(Saved data entries)
____
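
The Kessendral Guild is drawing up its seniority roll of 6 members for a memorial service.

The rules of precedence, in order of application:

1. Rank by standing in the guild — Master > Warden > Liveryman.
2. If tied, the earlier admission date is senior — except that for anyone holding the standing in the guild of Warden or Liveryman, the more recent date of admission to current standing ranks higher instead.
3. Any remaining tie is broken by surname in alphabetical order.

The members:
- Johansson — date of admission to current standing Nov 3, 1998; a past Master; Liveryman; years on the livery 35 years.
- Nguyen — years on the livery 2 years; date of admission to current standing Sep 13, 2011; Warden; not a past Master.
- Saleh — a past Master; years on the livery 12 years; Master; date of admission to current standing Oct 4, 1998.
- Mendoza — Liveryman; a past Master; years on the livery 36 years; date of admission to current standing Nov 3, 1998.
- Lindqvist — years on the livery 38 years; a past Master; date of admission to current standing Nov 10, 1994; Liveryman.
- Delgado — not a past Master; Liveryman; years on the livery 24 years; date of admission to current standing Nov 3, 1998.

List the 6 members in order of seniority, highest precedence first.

By standing in the guild: Saleh (Master); then Nguyen (Warden); then Delgado, Johansson, Mendoza and Lindqvist (Liveryman).
Among Delgado, Johansson, Mendoza and Lindqvist, by date of admission to current standing (later first) (reversed rule for this group): Delgado, Johansson and Mendoza (Nov 3, 1998) before Lindqvist (Nov 10, 1994).
Among Delgado, Johansson and Mendoza, alphabetically by surname: Delgado before Johansson before Mendoza.
Full order: Saleh, Nguyen, Delgado, Johansson, Mendoza, Lindqvist.

Saleh, Nguyen, Delgado, Johansson, Mendoza, Lindqvist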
____
YOUR OBJECTIVE
Would you please write the entries out again in full, exactly as given?

RESULT FOR THIS EXERCISE
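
The Kessendral Guild is drawing up its seniority roll of 6 members for a memorial service.

The rules of precedence, in order of application:

1. Rank by standing in the guild — Master > Warden > Liveryman.
2. If tied, the earlier admission date is senior — except that for anyone holding the standing in the guild of Warden or Liveryman, the more recent date of admission to current standing ranks higher instead.
3. Any remaining tie is broken by surname in alphabetical order.

The members:
- Johansson — date of admission to current standing Nov 3, 1998; a past Master; Liveryman; years on the livery 35 years.
- Nguyen — years on the livery 2 years; date of admission to current standing Sep 13, 2011; Warden; not a past Master.
- Saleh — a past Master; years on the livery 12 years; Master; date of admission to current standing Oct 4, 1998.
- Mendoza — Liveryman; a past Master; years on the livery 36 years; date of admission to current standing Nov 3, 1998.
- Lindqvist — years on the livery 38 years; a past Master; date of admission to current standing Nov 10, 1994; Liveryman.
- Delgado — not a past Master; Liveryman; years on the livery 24 years; date of admission to current standing Nov 3, 1998.

List the 6 members in order of seniority, highest precedence first.

By standing in the guild: Saleh (Master); then Nguyen (Warden); then Delgado, Johansson, Mendoza and Lindqvist (Liveryman).
Among Delgado, Johansson, Mendoza and Lindqvist, by date of admission to current standing (later first) (reversed rule for this group): Delgado, Johansson and Mendoza (Nov 3, 1998) before Lindqvist (Nov 10, 1994).
Among Delgado, Johansson and Mendoza, alphabetically by surname: Delgado before Johansson before Mendoza.
Full order: Saleh, Nguyen, Delgado, Johansson, Mendoza, Lindqvist.

Saleh, Nguyen, Delgado, Johansson, Mendoza, Lindqvist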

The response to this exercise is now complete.